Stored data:

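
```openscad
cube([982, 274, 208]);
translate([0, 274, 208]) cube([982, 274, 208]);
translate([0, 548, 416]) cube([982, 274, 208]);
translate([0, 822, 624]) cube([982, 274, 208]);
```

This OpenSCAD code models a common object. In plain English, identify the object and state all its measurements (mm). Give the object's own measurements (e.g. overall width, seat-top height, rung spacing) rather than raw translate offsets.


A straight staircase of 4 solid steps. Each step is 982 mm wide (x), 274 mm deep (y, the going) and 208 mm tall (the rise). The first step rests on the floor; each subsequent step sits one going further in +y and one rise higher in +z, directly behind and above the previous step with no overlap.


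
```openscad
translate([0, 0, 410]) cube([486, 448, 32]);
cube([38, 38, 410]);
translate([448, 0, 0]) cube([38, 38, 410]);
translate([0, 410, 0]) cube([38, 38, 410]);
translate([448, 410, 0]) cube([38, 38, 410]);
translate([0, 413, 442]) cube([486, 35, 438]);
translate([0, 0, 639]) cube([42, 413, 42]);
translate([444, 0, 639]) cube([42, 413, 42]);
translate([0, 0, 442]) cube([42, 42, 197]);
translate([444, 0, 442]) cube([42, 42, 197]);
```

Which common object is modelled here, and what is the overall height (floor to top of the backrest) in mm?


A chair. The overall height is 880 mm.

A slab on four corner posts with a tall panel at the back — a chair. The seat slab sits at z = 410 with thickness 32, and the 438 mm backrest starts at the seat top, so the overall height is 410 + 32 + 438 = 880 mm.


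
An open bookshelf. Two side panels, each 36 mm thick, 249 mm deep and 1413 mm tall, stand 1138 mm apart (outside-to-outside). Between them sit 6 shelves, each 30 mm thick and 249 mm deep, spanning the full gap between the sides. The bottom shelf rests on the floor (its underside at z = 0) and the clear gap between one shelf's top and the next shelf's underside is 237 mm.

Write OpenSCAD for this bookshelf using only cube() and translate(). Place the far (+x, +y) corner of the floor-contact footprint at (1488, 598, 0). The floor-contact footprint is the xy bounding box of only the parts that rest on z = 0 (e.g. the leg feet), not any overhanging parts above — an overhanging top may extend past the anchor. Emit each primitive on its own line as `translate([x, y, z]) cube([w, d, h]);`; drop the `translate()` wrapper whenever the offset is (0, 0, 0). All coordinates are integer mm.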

• Task to carry out
Count the lines in the records above that hold the word "bookshelf", and give only that number.

• Exercise result
2